Directions:
Among the entries that follow, find the lines containing the string "double" and copy them.

Recorded data:
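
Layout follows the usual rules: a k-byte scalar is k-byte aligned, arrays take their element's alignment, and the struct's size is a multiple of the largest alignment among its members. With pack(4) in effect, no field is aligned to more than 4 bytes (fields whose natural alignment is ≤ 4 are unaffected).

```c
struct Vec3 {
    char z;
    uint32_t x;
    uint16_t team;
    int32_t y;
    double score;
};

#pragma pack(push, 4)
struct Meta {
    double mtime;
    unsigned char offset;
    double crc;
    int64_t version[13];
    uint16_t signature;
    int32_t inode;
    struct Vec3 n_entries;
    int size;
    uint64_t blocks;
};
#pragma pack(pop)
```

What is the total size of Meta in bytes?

168

Vec3: @0: z [1B, align 1] → 1; +3 pad (align 4); @4: x [4B, align 4] → 8; @8: team [2B, align 2] → 10; +2 pad (align 4); @12: y [4B, align 4] → 16; @16: score [8B, align 8] → 24; size 24, align 8
@0: mtime [8B, align 4] → 8
@8: offset [1B, align 1] → 9
+3 pad (align 4)
@12: crc [8B, align 4] → 20
@20: version [104B, align 4] → 124
@124: signature [2B, align 2] → 126
+2 pad (align 4)
@128: inode [4B, align 4] → 132
@132: n_entries [24B, align 4] → 156
@156: size [4B, align 4] → 160
@160: blocks [8B, align 4] → 168
size 168, align 4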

Answer to the problem:
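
    double score;
    double mtime;
    double crc;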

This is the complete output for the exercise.